* ABOUT THIS TASK *
Repeat the entries below exactly, missing none.

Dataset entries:
--- START ---
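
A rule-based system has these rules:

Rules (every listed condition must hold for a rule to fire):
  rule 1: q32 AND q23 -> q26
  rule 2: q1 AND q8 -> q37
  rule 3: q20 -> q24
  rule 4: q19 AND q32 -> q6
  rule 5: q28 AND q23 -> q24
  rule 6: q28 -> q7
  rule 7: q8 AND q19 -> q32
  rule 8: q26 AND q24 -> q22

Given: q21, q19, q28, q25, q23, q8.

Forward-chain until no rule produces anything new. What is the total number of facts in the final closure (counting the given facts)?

12

Round 1: rule 5 [q28 AND q23 -> q24]; rule 6 [q28 -> q7]; rule 7 [q8 AND q19 -> q32]. New: q24, q7, q32.
Round 2: rule 1 [q32 AND q23 -> q26]; rule 4 [q19 AND q32 -> q6]. New: q26, q6.
Round 3: rule 8 [q26 AND q24 -> q22]. New: q22.
Closure: {q19, q21, q22, q23, q24, q25, q26, q28, q32, q6, q7, q8} — 12 facts.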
--- END ---
* ANSWER BELOW *
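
A rule-based system has these rules:

Rules (every listed condition must hold for a rule to fire):
  rule 1: q32 AND q23 -> q26
  rule 2: q1 AND q8 -> q37
  rule 3: q20 -> q24
  rule 4: q19 AND q32 -> q6
  rule 5: q28 AND q23 -> q24
  rule 6: q28 -> q7
  rule 7: q8 AND q19 -> q32
  rule 8: q26 AND q24 -> q22

Given: q21, q19, q28, q25, q23, q8.

Forward-chain until no rule produces anything new. What is the total number of facts in the final closure (counting the given facts)?

12

Round 1: rule 5 [q28 AND q23 -> q24]; rule 6 [q28 -> q7]; rule 7 [q8 AND q19 -> q32]. New: q24, q7, q32.
Round 2: rule 1 [q32 AND q23 -> q26]; rule 4 [q19 AND q32 -> q6]. New: q26, q6.
Round 3: rule 8 [q26 AND q24 -> q22]. New: q22.
Closure: {q19, q21, q22, q23, q24, q25, q26, q28, q32, q6, q7, q8} — 12 facts.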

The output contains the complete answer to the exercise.